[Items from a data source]
+---+

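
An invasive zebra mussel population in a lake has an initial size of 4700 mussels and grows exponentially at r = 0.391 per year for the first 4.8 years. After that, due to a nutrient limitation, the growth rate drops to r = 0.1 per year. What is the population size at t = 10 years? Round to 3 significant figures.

Phase 1: N(4.8) = 4700·e^(0.391×4.8) = 4700·e^1.877 = 30703.1.
Phase 2 runs for 10 − 4.8 = 5.2 years at r = 0.1.
N(10) = 30703.1·e^(0.1×5.2) = 30703.1·e^0.52 = 51643.4.

51600 mussels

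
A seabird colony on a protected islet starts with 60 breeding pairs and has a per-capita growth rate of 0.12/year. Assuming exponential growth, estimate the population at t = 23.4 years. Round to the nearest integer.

995 breeding pairs

N(t) = N₀·e^(rt) = 60 × e^(0.12×23.4) = 60 × e^2.808.
e^2.808 ≈ 16.577, so N ≈ 60 × 16.577 = 994.604.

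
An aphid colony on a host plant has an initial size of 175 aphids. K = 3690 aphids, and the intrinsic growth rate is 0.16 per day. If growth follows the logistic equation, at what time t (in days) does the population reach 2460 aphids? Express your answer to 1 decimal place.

A = (K − N₀)/N₀ = (3690 − 175)/175 = 20.086.
Solve 3690/(1 + 20.086·e^(−0.16t)) = 2460: 1 + 20.086·e^(−0.16t) = 1.5, so e^(−0.16t) = 0.0248933.
−0.16·t = ln(0.0248933) = -3.6932, so t = 3.6932/0.16 = 23.082.

23.1 days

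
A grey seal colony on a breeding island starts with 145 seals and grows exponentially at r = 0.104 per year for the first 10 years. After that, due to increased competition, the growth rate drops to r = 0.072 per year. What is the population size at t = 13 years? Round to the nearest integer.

Phase 1: N(10) = 145·e^(0.104×10) = 145·e^1.04 = 410.236.
Phase 2 runs for 13 − 10 = 3 years at r = 0.072.
N(13) = 410.236·e^(0.072×3) = 410.236·e^0.216 = 509.145.

509 seals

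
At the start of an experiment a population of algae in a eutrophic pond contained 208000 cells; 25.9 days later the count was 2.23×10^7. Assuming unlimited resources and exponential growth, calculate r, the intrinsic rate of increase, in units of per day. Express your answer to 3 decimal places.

0.180 per day

From N(t) = N₀·e^(rt): e^(r·25.9) = 2.23×10^7/208000 = 107.21.
r·25.9 = ln(107.21) = 4.6748, so r = 4.6748/25.9 = 0.18049.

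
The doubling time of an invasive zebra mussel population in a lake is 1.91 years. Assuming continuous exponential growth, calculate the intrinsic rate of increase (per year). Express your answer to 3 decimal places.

r = ln(2)/t_d = 0.6931/1.91 = 0.3629.

0.363 per year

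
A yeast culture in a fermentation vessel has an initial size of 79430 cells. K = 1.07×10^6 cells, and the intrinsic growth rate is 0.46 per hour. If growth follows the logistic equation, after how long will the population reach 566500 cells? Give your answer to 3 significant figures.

5.74 hours

A = (K − N₀)/N₀ = (1.07×10^6 − 79430)/79430 = 12.471.
Solve 1.07×10^6/(1 + 12.471·e^(−0.46t)) = 566500: 1 + 12.471·e^(−0.46t) = 1.8888, so e^(−0.46t) = 0.0712687.
−0.46·t = ln(0.0712687) = -2.6413, so t = 2.6413/0.46 = 5.742.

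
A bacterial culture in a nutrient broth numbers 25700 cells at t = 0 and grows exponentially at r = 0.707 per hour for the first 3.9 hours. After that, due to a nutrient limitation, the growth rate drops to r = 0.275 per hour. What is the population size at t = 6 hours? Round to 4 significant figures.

721500 cells

Phase 1: N(3.9) = 25700·e^(0.707×3.9) = 25700·e^2.757 = 404961.
Phase 2 runs for 6 − 3.9 = 2.1 hours at r = 0.275.
N(6) = 404961·e^(0.275×2.1) = 404961·e^0.5775 = 721470.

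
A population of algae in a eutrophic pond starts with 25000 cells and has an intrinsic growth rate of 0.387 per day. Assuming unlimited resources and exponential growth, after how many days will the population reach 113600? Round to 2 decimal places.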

+---+

### Task details
Set the data down again in full, exactly as given.

### Task output
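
An invasive zebra mussel population in a lake has an initial size of 4700 mussels and grows exponentially at r = 0.391 per year for the first 4.8 years. After that, due to a nutrient limitation, the growth rate drops to r = 0.1 per year. What is the population size at t = 10 years? Round to 3 significant figures.

Phase 1: N(4.8) = 4700·e^(0.391×4.8) = 4700·e^1.877 = 30703.1.
Phase 2 runs for 10 − 4.8 = 5.2 years at r = 0.1.
N(10) = 30703.1·e^(0.1×5.2) = 30703.1·e^0.52 = 51643.4.

51600 mussels

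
A seabird colony on a protected islet starts with 60 breeding pairs and has a per-capita growth rate of 0.12/year. Assuming exponential growth, estimate the population at t = 23.4 years. Round to the nearest integer.

995 breeding pairs

N(t) = N₀·e^(rt) = 60 × e^(0.12×23.4) = 60 × e^2.808.
e^2.808 ≈ 16.577, so N ≈ 60 × 16.577 = 994.604.

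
An aphid colony on a host plant has an initial size of 175 aphids. K = 3690 aphids, and the intrinsic growth rate is 0.16 per day. If growth follows the logistic equation, at what time t (in days) does the population reach 2460 aphids? Express your answer to 1 decimal place.

A = (K − N₀)/N₀ = (3690 − 175)/175 = 20.086.
Solve 3690/(1 + 20.086·e^(−0.16t)) = 2460: 1 + 20.086·e^(−0.16t) = 1.5, so e^(−0.16t) = 0.0248933.
−0.16·t = ln(0.0248933) = -3.6932, so t = 3.6932/0.16 = 23.082.

23.1 days

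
A grey seal colony on a breeding island starts with 145 seals and grows exponentially at r = 0.104 per year for the first 10 years. After that, due to increased competition, the growth rate drops to r = 0.072 per year. What is the population size at t = 13 years? Round to the nearest integer.

Phase 1: N(10) = 145·e^(0.104×10) = 145·e^1.04 = 410.236.
Phase 2 runs for 13 − 10 = 3 years at r = 0.072.
N(13) = 410.236·e^(0.072×3) = 410.236·e^0.216 = 509.145.

509 seals

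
At the start of an experiment a population of algae in a eutrophic pond contained 208000 cells; 25.9 days later the count was 2.23×10^7. Assuming unlimited resources and exponential growth, calculate r, the intrinsic rate of increase, in units of per day. Express your answer to 3 decimal places.

0.180 per day

From N(t) = N₀·e^(rt): e^(r·25.9) = 2.23×10^7/208000 = 107.21.
r·25.9 = ln(107.21) = 4.6748, so r = 4.6748/25.9 = 0.18049.

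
The doubling time of an invasive zebra mussel population in a lake is 1.91 years. Assuming continuous exponential growth, calculate the intrinsic rate of increase (per year). Express your answer to 3 decimal places.

r = ln(2)/t_d = 0.6931/1.91 = 0.3629.

0.363 per year

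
A yeast culture in a fermentation vessel has an initial size of 79430 cells. K = 1.07×10^6 cells, and the intrinsic growth rate is 0.46 per hour. If growth follows the logistic equation, after how long will the population reach 566500 cells? Give your answer to 3 significant figures.

5.74 hours

A = (K − N₀)/N₀ = (1.07×10^6 − 79430)/79430 = 12.471.
Solve 1.07×10^6/(1 + 12.471·e^(−0.46t)) = 566500: 1 + 12.471·e^(−0.46t) = 1.8888, so e^(−0.46t) = 0.0712687.
−0.46·t = ln(0.0712687) = -2.6413, so t = 2.6413/0.46 = 5.742.

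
A bacterial culture in a nutrient broth numbers 25700 cells at t = 0 and grows exponentially at r = 0.707 per hour for the first 3.9 hours. After that, due to a nutrient limitation, the growth rate drops to r = 0.275 per hour. What is the population size at t = 6 hours? Round to 4 significant figures.

721500 cells

Phase 1: N(3.9) = 25700·e^(0.707×3.9) = 25700·e^2.757 = 404961.
Phase 2 runs for 6 − 3.9 = 2.1 hours at r = 0.275.
N(6) = 404961·e^(0.275×2.1) = 404961·e^0.5775 = 721470.

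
A population of algae in a eutrophic pond starts with 25000 cells and has an intrinsic growth rate of 0.387 per day. Assuming unlimited resources and exponential growth, after how many days will the population reach 113600? Round to 2 decimal places.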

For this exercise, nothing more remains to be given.